[Saved data entries]
BEGIN

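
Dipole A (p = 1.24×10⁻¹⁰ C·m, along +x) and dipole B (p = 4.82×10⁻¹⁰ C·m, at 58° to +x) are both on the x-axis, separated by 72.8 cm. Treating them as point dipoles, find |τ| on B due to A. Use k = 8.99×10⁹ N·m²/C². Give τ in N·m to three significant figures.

The second dipole sits on the axis of the first, so the field there is axial: E₁ = 2kp₁/r³ along +x.
E₁ = 2(8.99×10⁹)(1.24×10⁻¹⁰)/(0.728)³ = 5.779 N/C.
Torque on the second dipole: τ = p₂ E₁ sinθ.
τ = (4.82×10⁻¹⁰)(5.779)·sin58° = 2.362×10⁻⁹ N·m.

τ ≈ 2.36×10⁻⁹ N·m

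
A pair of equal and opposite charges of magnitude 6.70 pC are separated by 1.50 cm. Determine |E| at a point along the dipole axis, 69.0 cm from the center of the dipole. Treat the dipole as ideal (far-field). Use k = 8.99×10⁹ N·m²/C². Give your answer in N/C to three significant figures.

Dipole moment p = qd = (6.70×10⁻¹² C)(0.0150 m) = 1.005×10⁻¹³ C·m.
On the dipole axis E = 2kp/r³.
E = 2·(8.99×10⁹)(1.005×10⁻¹³) / (0.690)³ = 0.005501 N/C.

E ≈ 0.00550 N/C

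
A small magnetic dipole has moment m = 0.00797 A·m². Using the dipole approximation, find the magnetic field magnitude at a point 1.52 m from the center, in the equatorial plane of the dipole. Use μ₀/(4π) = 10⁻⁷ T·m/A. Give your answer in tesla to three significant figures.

B ≈ 2.27×10⁻¹⁰ T

In the equatorial plane B = (μ₀/4π)·m/r³ (half the axial value).
B = (10⁻⁷)·(0.00797) / (1.52)³ = 2.269×10⁻¹⁰ T.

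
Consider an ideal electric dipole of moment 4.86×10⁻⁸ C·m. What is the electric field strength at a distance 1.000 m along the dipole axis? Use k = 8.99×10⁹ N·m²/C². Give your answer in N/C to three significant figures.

On the dipole axis E = 2kp/r³.
E = 2·(8.99×10⁹)(4.86×10⁻⁸) / (1.00)³ = 873.8 N/C.

E ≈ 874 N/C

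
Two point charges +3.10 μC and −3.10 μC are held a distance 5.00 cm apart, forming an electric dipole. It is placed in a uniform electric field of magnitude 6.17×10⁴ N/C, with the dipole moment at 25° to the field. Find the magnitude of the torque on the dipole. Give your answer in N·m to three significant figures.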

END

Aim of the exercise: Copy the data word for word.

Answer section:
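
Dipole A (p = 1.24×10⁻¹⁰ C·m, along +x) and dipole B (p = 4.82×10⁻¹⁰ C·m, at 58° to +x) are both on the x-axis, separated by 72.8 cm. Treating them as point dipoles, find |τ| on B due to A. Use k = 8.99×10⁹ N·m²/C². Give τ in N·m to three significant figures.

The second dipole sits on the axis of the first, so the field there is axial: E₁ = 2kp₁/r³ along +x.
E₁ = 2(8.99×10⁹)(1.24×10⁻¹⁰)/(0.728)³ = 5.779 N/C.
Torque on the second dipole: τ = p₂ E₁ sinθ.
τ = (4.82×10⁻¹⁰)(5.779)·sin58° = 2.362×10⁻⁹ N·m.

τ ≈ 2.36×10⁻⁹ N·m

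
A pair of equal and opposite charges of magnitude 6.70 pC are separated by 1.50 cm. Determine |E| at a point along the dipole axis, 69.0 cm from the center of the dipole. Treat the dipole as ideal (far-field). Use k = 8.99×10⁹ N·m²/C². Give your answer in N/C to three significant figures.

Dipole moment p = qd = (6.70×10⁻¹² C)(0.0150 m) = 1.005×10⁻¹³ C·m.
On the dipole axis E = 2kp/r³.
E = 2·(8.99×10⁹)(1.005×10⁻¹³) / (0.690)³ = 0.005501 N/C.

E ≈ 0.00550 N/C

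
A small magnetic dipole has moment m = 0.00797 A·m². Using the dipole approximation, find the magnetic field magnitude at a point 1.52 m from the center, in the equatorial plane of the dipole. Use μ₀/(4π) = 10⁻⁷ T·m/A. Give your answer in tesla to three significant figures.

B ≈ 2.27×10⁻¹⁰ T

In the equatorial plane B = (μ₀/4π)·m/r³ (half the axial value).
B = (10⁻⁷)·(0.00797) / (1.52)³ = 2.269×10⁻¹⁰ T.

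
Consider an ideal electric dipole of moment 4.86×10⁻⁸ C·m. What is the electric field strength at a distance 1.000 m along the dipole axis? Use k = 8.99×10⁹ N·m²/C². Give your answer in N/C to three significant figures.

On the dipole axis E = 2kp/r³.
E = 2·(8.99×10⁹)(4.86×10⁻⁸) / (1.00)³ = 873.8 N/C.

E ≈ 874 N/C

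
Two point charges +3.10 μC and −3.10 μC are held a distance 5.00 cm apart, forming an electric dipole. It is placed in a uniform electric field of magnitude 6.17×10⁴ N/C, with the dipole moment at 25° to the field. Find the magnitude of the torque on the dipole. Give your answer in N·m to three significant figures.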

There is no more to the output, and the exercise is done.